= Work task =
Output only the lines that run from the one with "X' = AX where" to the final line of the material, exactly as they are written.

= Information shown =
-*-

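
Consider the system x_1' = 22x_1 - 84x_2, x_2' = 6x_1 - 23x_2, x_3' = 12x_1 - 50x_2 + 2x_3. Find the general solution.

x_1(t) = -7c_1e^(-2t) + 4c_3e^(t), x_2(t) = -2c_1e^(-2t) + c_3e^(t), x_3(t) = -4c_1e^(-2t) + c_2e^(2t) + 2c_3e^(t)

Coefficient matrix A = [[22, -84, 0], [6, -23, 0], [12, -50, 2]].
det(A - λI) = 0 gives eigenvalues λ = -2, 2, 1.
For λ=-2: eigenvector (-7,-2,-4).
For λ=2: eigenvector (0,0,1).
For λ=1: eigenvector (4,1,2).
General solution: c_1e^(-2t)(-7,-2,-4) + c_2e^(2t)(0,0,1) + c_3e^(t)(4,1,2).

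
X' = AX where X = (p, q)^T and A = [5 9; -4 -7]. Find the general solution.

p(t) = 3c_1e^(-t) + 3c_2te^(-t) + 2c_2e^(-t), q(t) = -2c_1e^(-t) - 2c_2te^(-t) - c_2e^(-t)

Coefficient matrix A = [[5, 9], [-4, -7]].
Characteristic polynomial det(A - λI) = λ^2 + 2λ + 1 = 0.
Single eigenvalue λ = -1 with algebraic multiplicity 2.
Eigenvector v = (3,-2); generalized eigenvector w with (A-λI)w=v is (2,-1).
General solution: e^(-t)[c_1·v + c_2·(t·v + w)].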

-*-

= Result for this task =
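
X' = AX where X = (p, q)^T and A = [5 9; -4 -7]. Find the general solution.

p(t) = 3c_1e^(-t) + 3c_2te^(-t) + 2c_2e^(-t), q(t) = -2c_1e^(-t) - 2c_2te^(-t) - c_2e^(-t)

Coefficient matrix A = [[5, 9], [-4, -7]].
Characteristic polynomial det(A - λI) = λ^2 + 2λ + 1 = 0.
Single eigenvalue λ = -1 with algebraic multiplicity 2.
Eigenvector v = (3,-2); generalized eigenvector w with (A-λI)w=v is (2,-1).
General solution: e^(-t)[c_1·v + c_2·(t·v + w)].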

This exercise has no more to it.